Somewhere below is a line with "- Rhyacian: 2300 – 2050 Ma" and, later, a line with "For reference (ages"; repeat those two lines and all the lines between them, exactly as they are.

━━ Exercise material ━━

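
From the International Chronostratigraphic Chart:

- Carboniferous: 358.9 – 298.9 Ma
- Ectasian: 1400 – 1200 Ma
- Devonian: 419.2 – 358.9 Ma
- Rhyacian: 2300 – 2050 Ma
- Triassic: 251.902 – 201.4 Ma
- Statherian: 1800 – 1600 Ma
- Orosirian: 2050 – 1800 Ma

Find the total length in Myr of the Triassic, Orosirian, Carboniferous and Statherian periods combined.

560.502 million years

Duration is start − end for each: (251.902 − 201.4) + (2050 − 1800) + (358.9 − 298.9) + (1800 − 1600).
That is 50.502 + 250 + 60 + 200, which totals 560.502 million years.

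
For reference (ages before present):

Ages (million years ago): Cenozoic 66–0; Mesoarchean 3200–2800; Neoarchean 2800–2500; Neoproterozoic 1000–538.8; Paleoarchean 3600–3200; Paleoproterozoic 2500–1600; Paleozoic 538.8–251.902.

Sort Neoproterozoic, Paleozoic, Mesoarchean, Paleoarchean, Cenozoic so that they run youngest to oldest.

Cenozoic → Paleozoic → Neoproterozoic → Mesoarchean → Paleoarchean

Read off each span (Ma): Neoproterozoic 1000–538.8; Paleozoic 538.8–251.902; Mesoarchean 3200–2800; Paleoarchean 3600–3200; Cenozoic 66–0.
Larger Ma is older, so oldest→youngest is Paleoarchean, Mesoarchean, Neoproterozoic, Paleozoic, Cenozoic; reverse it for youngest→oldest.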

━━━
━━ Exercise material ━━

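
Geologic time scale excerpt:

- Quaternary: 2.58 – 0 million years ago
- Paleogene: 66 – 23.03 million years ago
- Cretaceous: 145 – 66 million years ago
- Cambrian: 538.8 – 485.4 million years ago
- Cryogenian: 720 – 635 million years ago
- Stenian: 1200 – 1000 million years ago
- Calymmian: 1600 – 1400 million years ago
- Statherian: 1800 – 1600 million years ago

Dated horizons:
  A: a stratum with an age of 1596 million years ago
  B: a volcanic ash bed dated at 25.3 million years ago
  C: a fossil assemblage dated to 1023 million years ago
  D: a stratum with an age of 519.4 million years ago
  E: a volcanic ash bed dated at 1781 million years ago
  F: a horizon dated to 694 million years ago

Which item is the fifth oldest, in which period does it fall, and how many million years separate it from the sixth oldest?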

━━━

> **Task answer**
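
- Rhyacian: 2300 – 2050 Ma
- Triassic: 251.902 – 201.4 Ma
- Statherian: 1800 – 1600 Ma
- Orosirian: 2050 – 1800 Ma

Find the total length in Myr of the Triassic, Orosirian, Carboniferous and Statherian periods combined.

560.502 million years

Duration is start − end for each: (251.902 − 201.4) + (2050 − 1800) + (358.9 − 298.9) + (1800 − 1600).
That is 50.502 + 250 + 60 + 200, which totals 560.502 million years.

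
For reference (ages before present):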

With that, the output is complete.